**PROMPT**: Each of the records below must be reproduced exactly.

= = = =

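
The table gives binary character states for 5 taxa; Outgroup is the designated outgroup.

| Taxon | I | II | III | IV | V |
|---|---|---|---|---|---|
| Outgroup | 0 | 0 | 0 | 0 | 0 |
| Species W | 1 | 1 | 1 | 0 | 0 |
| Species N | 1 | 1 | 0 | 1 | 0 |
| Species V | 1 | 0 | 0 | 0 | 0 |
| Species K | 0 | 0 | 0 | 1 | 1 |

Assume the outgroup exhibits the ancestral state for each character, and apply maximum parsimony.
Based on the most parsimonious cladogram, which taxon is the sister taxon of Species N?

The outgroup has state '0' for every character, so '1' is the derived state throughout.
I (derived state '1') is shared by Species N, Species V, and Species W — a synapomorphy uniting that clade.
II: derived state '1' in Species N and Species W only — synapomorphy for {Species N, Species W}.
III (derived state '1') is unique to Species W (autapomorphy; uninformative for grouping).
IV groups Species K and Species N, which is incompatible with the clades supported by the remaining characters; treating it as convergent (homoplasy) costs fewer steps than any alternative tree.
V: derived state '1' in Species K only — an autapomorphy, so it tells us nothing about relationships among taxa.
Most parsimonious ingroup topology: (((Species W,Species N),Species V),Species K).
Species N and Species W form a cherry on this tree, so they are sister taxa.

Species W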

= = = =

**WRITTEN REPLY**:
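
The table gives binary character states for 5 taxa; Outgroup is the designated outgroup.

| Taxon | I | II | III | IV | V |
|---|---|---|---|---|---|
| Outgroup | 0 | 0 | 0 | 0 | 0 |
| Species W | 1 | 1 | 1 | 0 | 0 |
| Species N | 1 | 1 | 0 | 1 | 0 |
| Species V | 1 | 0 | 0 | 0 | 0 |
| Species K | 0 | 0 | 0 | 1 | 1 |

Assume the outgroup exhibits the ancestral state for each character, and apply maximum parsimony.
Based on the most parsimonious cladogram, which taxon is the sister taxon of Species N?

The outgroup has state '0' for every character, so '1' is the derived state throughout.
I (derived state '1') is shared by Species N, Species V, and Species W — a synapomorphy uniting that clade.
II: derived state '1' in Species N and Species W only — synapomorphy for {Species N, Species W}.
III (derived state '1') is unique to Species W (autapomorphy; uninformative for grouping).
IV groups Species K and Species N, which is incompatible with the clades supported by the remaining characters; treating it as convergent (homoplasy) costs fewer steps than any alternative tree.
V: derived state '1' in Species K only — an autapomorphy, so it tells us nothing about relationships among taxa.
Most parsimonious ingroup topology: (((Species W,Species N),Species V),Species K).
Species N and Species W form a cherry on this tree, so they are sister taxa.

Species W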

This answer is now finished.